**Data extracts:**
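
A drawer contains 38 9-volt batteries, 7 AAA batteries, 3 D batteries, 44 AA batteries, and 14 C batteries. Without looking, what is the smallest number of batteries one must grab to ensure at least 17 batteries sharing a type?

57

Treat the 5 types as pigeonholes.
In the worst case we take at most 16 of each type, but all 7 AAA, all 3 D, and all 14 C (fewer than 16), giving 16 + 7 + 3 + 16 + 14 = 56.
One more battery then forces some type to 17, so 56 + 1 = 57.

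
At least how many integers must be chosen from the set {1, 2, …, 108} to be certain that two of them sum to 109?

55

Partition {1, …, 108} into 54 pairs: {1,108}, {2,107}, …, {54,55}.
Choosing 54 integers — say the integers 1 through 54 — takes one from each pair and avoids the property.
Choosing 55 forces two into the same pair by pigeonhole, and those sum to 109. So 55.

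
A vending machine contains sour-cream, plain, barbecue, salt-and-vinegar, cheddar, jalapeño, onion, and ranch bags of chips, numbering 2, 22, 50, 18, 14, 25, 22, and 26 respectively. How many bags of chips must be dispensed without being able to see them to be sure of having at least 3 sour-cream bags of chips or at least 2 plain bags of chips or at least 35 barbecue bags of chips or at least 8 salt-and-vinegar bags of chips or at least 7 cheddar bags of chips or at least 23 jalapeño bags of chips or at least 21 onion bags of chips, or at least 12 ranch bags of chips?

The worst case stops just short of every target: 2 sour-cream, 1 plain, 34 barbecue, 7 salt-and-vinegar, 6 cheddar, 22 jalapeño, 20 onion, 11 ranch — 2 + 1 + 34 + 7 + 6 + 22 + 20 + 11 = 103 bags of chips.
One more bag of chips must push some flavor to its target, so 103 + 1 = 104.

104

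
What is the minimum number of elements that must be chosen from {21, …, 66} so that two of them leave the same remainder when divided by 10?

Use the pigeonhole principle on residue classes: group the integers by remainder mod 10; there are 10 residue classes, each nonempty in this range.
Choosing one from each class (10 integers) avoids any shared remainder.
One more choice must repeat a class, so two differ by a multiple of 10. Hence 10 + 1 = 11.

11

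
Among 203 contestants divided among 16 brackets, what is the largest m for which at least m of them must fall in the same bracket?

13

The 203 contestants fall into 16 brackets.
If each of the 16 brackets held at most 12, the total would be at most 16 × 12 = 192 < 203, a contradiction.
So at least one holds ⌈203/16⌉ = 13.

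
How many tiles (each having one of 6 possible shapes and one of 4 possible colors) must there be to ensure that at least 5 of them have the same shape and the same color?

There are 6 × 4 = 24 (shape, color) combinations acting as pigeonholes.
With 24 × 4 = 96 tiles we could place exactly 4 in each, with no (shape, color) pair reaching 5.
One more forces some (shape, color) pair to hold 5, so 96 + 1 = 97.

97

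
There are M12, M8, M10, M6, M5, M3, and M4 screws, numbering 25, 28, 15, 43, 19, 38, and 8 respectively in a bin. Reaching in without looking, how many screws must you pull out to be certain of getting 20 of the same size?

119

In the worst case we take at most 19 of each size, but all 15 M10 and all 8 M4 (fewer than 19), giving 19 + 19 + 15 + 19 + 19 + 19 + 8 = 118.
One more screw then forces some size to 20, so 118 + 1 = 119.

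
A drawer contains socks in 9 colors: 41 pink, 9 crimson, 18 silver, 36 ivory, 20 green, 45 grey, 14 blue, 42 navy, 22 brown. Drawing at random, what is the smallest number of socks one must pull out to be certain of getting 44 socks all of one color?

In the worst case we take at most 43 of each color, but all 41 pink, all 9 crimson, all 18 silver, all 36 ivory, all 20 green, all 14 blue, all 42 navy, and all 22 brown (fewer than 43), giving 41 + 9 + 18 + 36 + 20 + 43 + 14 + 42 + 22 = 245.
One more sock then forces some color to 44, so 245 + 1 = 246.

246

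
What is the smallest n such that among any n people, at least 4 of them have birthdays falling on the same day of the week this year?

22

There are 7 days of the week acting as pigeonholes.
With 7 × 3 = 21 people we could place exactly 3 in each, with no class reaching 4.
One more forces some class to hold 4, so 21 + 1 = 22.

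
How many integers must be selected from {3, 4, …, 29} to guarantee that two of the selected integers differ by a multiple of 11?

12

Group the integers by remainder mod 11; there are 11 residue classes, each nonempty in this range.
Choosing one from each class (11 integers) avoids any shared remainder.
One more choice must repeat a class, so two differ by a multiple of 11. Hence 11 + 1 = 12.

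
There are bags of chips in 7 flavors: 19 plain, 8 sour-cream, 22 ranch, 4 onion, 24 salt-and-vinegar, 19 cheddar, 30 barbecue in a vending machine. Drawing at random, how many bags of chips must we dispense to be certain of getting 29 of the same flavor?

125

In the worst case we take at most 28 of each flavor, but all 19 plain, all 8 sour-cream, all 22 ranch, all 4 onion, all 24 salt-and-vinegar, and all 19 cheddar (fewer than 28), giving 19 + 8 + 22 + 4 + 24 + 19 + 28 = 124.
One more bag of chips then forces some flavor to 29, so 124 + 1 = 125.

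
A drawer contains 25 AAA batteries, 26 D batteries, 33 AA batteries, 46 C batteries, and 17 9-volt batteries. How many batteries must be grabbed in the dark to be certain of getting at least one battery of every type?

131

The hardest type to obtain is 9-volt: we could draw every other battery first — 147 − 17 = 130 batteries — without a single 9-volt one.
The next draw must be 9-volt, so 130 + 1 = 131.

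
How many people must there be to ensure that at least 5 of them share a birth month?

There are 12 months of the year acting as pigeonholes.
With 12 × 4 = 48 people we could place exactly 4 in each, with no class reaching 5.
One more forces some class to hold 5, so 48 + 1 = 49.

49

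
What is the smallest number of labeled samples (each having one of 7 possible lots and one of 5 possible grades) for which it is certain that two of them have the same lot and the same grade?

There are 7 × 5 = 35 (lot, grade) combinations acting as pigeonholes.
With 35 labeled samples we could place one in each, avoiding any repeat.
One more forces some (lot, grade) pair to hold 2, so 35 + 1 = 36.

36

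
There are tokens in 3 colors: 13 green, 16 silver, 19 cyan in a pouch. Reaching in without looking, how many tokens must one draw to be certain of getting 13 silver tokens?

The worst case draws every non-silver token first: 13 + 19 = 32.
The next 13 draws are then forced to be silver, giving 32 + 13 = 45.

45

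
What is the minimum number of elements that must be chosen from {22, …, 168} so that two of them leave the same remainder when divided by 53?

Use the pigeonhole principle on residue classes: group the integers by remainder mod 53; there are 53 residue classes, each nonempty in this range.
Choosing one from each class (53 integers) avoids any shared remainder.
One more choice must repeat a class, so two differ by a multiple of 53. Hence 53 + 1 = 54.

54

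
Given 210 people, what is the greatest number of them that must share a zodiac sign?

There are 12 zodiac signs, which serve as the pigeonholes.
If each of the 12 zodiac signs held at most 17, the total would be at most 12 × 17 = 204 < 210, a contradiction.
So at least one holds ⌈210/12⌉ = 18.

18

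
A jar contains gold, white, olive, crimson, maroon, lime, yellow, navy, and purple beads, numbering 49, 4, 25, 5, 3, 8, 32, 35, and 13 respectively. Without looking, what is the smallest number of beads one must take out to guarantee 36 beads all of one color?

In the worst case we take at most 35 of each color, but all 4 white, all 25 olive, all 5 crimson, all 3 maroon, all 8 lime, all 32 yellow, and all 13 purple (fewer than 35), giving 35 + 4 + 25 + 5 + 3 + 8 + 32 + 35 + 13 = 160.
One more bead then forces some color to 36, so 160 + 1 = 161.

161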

**Work order:** Please quote the data above in full, with no line missing.

**Finished task:**
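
A drawer contains 38 9-volt batteries, 7 AAA batteries, 3 D batteries, 44 AA batteries, and 14 C batteries. Without looking, what is the smallest number of batteries one must grab to ensure at least 17 batteries sharing a type?

57

Treat the 5 types as pigeonholes.
In the worst case we take at most 16 of each type, but all 7 AAA, all 3 D, and all 14 C (fewer than 16), giving 16 + 7 + 3 + 16 + 14 = 56.
One more battery then forces some type to 17, so 56 + 1 = 57.

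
At least how many integers must be chosen from the set {1, 2, …, 108} to be certain that two of them sum to 109?

55

Partition {1, …, 108} into 54 pairs: {1,108}, {2,107}, …, {54,55}.
Choosing 54 integers — say the integers 1 through 54 — takes one from each pair and avoids the property.
Choosing 55 forces two into the same pair by pigeonhole, and those sum to 109. So 55.

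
A vending machine contains sour-cream, plain, barbecue, salt-and-vinegar, cheddar, jalapeño, onion, and ranch bags of chips, numbering 2, 22, 50, 18, 14, 25, 22, and 26 respectively. How many bags of chips must be dispensed without being able to see them to be sure of having at least 3 sour-cream bags of chips or at least 2 plain bags of chips or at least 35 barbecue bags of chips or at least 8 salt-and-vinegar bags of chips or at least 7 cheddar bags of chips or at least 23 jalapeño bags of chips or at least 21 onion bags of chips, or at least 12 ranch bags of chips?

The worst case stops just short of every target: 2 sour-cream, 1 plain, 34 barbecue, 7 salt-and-vinegar, 6 cheddar, 22 jalapeño, 20 onion, 11 ranch — 2 + 1 + 34 + 7 + 6 + 22 + 20 + 11 = 103 bags of chips.
One more bag of chips must push some flavor to its target, so 103 + 1 = 104.

104

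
What is the minimum number of elements that must be chosen from {21, …, 66} so that two of them leave the same remainder when divided by 10?

Use the pigeonhole principle on residue classes: group the integers by remainder mod 10; there are 10 residue classes, each nonempty in this range.
Choosing one from each class (10 integers) avoids any shared remainder.
One more choice must repeat a class, so two differ by a multiple of 10. Hence 10 + 1 = 11.

11

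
Among 203 contestants divided among 16 brackets, what is the largest m for which at least m of them must fall in the same bracket?

13

The 203 contestants fall into 16 brackets.
If each of the 16 brackets held at most 12, the total would be at most 16 × 12 = 192 < 203, a contradiction.
So at least one holds ⌈203/16⌉ = 13.

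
How many tiles (each having one of 6 possible shapes and one of 4 possible colors) must there be to ensure that at least 5 of them have the same shape and the same color?

There are 6 × 4 = 24 (shape, color) combinations acting as pigeonholes.
With 24 × 4 = 96 tiles we could place exactly 4 in each, with no (shape, color) pair reaching 5.
One more forces some (shape, color) pair to hold 5, so 96 + 1 = 97.

97

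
There are M12, M8, M10, M6, M5, M3, and M4 screws, numbering 25, 28, 15, 43, 19, 38, and 8 respectively in a bin. Reaching in without looking, how many screws must you pull out to be certain of getting 20 of the same size?

119

In the worst case we take at most 19 of each size, but all 15 M10 and all 8 M4 (fewer than 19), giving 19 + 19 + 15 + 19 + 19 + 19 + 8 = 118.
One more screw then forces some size to 20, so 118 + 1 = 119.

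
A drawer contains socks in 9 colors: 41 pink, 9 crimson, 18 silver, 36 ivory, 20 green, 45 grey, 14 blue, 42 navy, 22 brown. Drawing at random, what is the smallest number of socks one must pull out to be certain of getting 44 socks all of one color?

In the worst case we take at most 43 of each color, but all 41 pink, all 9 crimson, all 18 silver, all 36 ivory, all 20 green, all 14 blue, all 42 navy, and all 22 brown (fewer than 43), giving 41 + 9 + 18 + 36 + 20 + 43 + 14 + 42 + 22 = 245.
One more sock then forces some color to 44, so 245 + 1 = 246.

246

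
What is the smallest n such that among any n people, at least 4 of them have birthdays falling on the same day of the week this year?

22

There are 7 days of the week acting as pigeonholes.
With 7 × 3 = 21 people we could place exactly 3 in each, with no class reaching 4.
One more forces some class to hold 4, so 21 + 1 = 22.

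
How many integers must be selected from {3, 4, …, 29} to guarantee that two of the selected integers differ by a multiple of 11?

12

Group the integers by remainder mod 11; there are 11 residue classes, each nonempty in this range.
Choosing one from each class (11 integers) avoids any shared remainder.
One more choice must repeat a class, so two differ by a multiple of 11. Hence 11 + 1 = 12.

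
There are bags of chips in 7 flavors: 19 plain, 8 sour-cream, 22 ranch, 4 onion, 24 salt-and-vinegar, 19 cheddar, 30 barbecue in a vending machine. Drawing at random, how many bags of chips must we dispense to be certain of getting 29 of the same flavor?

125

In the worst case we take at most 28 of each flavor, but all 19 plain, all 8 sour-cream, all 22 ranch, all 4 onion, all 24 salt-and-vinegar, and all 19 cheddar (fewer than 28), giving 19 + 8 + 22 + 4 + 24 + 19 + 28 = 124.
One more bag of chips then forces some flavor to 29, so 124 + 1 = 125.

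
A drawer contains 25 AAA batteries, 26 D batteries, 33 AA batteries, 46 C batteries, and 17 9-volt batteries. How many batteries must be grabbed in the dark to be certain of getting at least one battery of every type?

131

The hardest type to obtain is 9-volt: we could draw every other battery first — 147 − 17 = 130 batteries — without a single 9-volt one.
The next draw must be 9-volt, so 130 + 1 = 131.

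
How many people must there be to ensure that at least 5 of them share a birth month?

There are 12 months of the year acting as pigeonholes.
With 12 × 4 = 48 people we could place exactly 4 in each, with no class reaching 5.
One more forces some class to hold 5, so 48 + 1 = 49.

49

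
What is the smallest number of labeled samples (each having one of 7 possible lots and one of 5 possible grades) for which it is certain that two of them have the same lot and the same grade?

There are 7 × 5 = 35 (lot, grade) combinations acting as pigeonholes.
With 35 labeled samples we could place one in each, avoiding any repeat.
One more forces some (lot, grade) pair to hold 2, so 35 + 1 = 36.

36

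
There are tokens in 3 colors: 13 green, 16 silver, 19 cyan in a pouch. Reaching in without looking, how many tokens must one draw to be certain of getting 13 silver tokens?

The worst case draws every non-silver token first: 13 + 19 = 32.
The next 13 draws are then forced to be silver, giving 32 + 13 = 45.

45

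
What is the minimum number of elements that must be chosen from {22, …, 168} so that two of them leave the same remainder when divided by 53?

Use the pigeonhole principle on residue classes: group the integers by remainder mod 53; there are 53 residue classes, each nonempty in this range.
Choosing one from each class (53 integers) avoids any shared remainder.
One more choice must repeat a class, so two differ by a multiple of 53. Hence 53 + 1 = 54.

54

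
Given 210 people, what is the greatest number of them that must share a zodiac sign?

There are 12 zodiac signs, which serve as the pigeonholes.
If each of the 12 zodiac signs held at most 17, the total would be at most 12 × 17 = 204 < 210, a contradiction.
So at least one holds ⌈210/12⌉ = 18.

18

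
A jar contains gold, white, olive, crimson, maroon, lime, yellow, navy, and purple beads, numbering 49, 4, 25, 5, 3, 8, 32, 35, and 13 respectively. Without looking, what is the smallest number of beads one must take out to guarantee 36 beads all of one color?

In the worst case we take at most 35 of each color, but all 4 white, all 25 olive, all 5 crimson, all 3 maroon, all 8 lime, all 32 yellow, and all 13 purple (fewer than 35), giving 35 + 4 + 25 + 5 + 3 + 8 + 32 + 35 + 13 = 160.
One more bead then forces some color to 36, so 160 + 1 = 161.

161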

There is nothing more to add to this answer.